Could you write out the whole listing exactly as it appears?

--- PROVIDED DATA ---

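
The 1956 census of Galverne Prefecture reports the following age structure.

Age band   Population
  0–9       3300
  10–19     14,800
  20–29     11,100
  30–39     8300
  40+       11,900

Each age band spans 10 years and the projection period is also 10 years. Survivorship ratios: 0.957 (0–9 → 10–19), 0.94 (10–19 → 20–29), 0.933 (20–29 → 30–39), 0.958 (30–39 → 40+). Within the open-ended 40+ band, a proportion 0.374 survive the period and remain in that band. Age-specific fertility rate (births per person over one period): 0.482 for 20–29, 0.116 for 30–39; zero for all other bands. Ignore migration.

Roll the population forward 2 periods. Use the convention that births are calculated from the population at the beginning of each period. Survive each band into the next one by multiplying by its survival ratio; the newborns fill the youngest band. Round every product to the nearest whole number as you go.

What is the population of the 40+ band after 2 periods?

14559

[period 1]
Births: 11100 × 0.482 = 5350, 8300 × 0.116 = 963 — total 6313
10–19: 3300 × 0.957 = 3158
20–29: 14800 × 0.94 = 13912
30–39: 11100 × 0.933 = 10356
40+: 8300 × 0.958 + 11900 × 0.374 = 7951 + 4451 = 12402
Giving 6313 / 3158 / 13912 / 10356 / 12402.
[period 2]
Births: 13912 × 0.482 = 6706, 10356 × 0.116 = 1201 — total 7907
10–19: 6313 × 0.957 = 6042
20–29: 3158 × 0.94 = 2969
30–39: 13912 × 0.933 = 12980
40+: 10356 × 0.958 + 12402 × 0.374 = 9921 + 4638 = 14559
Giving 7907 / 6042 / 2969 / 12980 / 14559.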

---

**EXERCISE OUTPUT:**
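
The 1956 census of Galverne Prefecture reports the following age structure.

Age band   Population
  0–9       3300
  10–19     14,800
  20–29     11,100
  30–39     8300
  40+       11,900

Each age band spans 10 years and the projection period is also 10 years. Survivorship ratios: 0.957 (0–9 → 10–19), 0.94 (10–19 → 20–29), 0.933 (20–29 → 30–39), 0.958 (30–39 → 40+). Within the open-ended 40+ band, a proportion 0.374 survive the period and remain in that band. Age-specific fertility rate (births per person over one period): 0.482 for 20–29, 0.116 for 30–39; zero for all other bands. Ignore migration.

Roll the population forward 2 periods. Use the convention that births are calculated from the population at the beginning of each period. Survive each band into the next one by multiplying by its survival ratio; the newborns fill the youngest band. Round every product to the nearest whole number as you go.

What is the population of the 40+ band after 2 periods?

14559

[period 1]
Births: 11100 × 0.482 = 5350, 8300 × 0.116 = 963 — total 6313
10–19: 3300 × 0.957 = 3158
20–29: 14800 × 0.94 = 13912
30–39: 11100 × 0.933 = 10356
40+: 8300 × 0.958 + 11900 × 0.374 = 7951 + 4451 = 12402
Giving 6313 / 3158 / 13912 / 10356 / 12402.
[period 2]
Births: 13912 × 0.482 = 6706, 10356 × 0.116 = 1201 — total 7907
10–19: 6313 × 0.957 = 6042
20–29: 3158 × 0.94 = 2969
30–39: 13912 × 0.933 = 12980
40+: 10356 × 0.958 + 12402 × 0.374 = 9921 + 4638 = 14559
Giving 7907 / 6042 / 2969 / 12980 / 14559.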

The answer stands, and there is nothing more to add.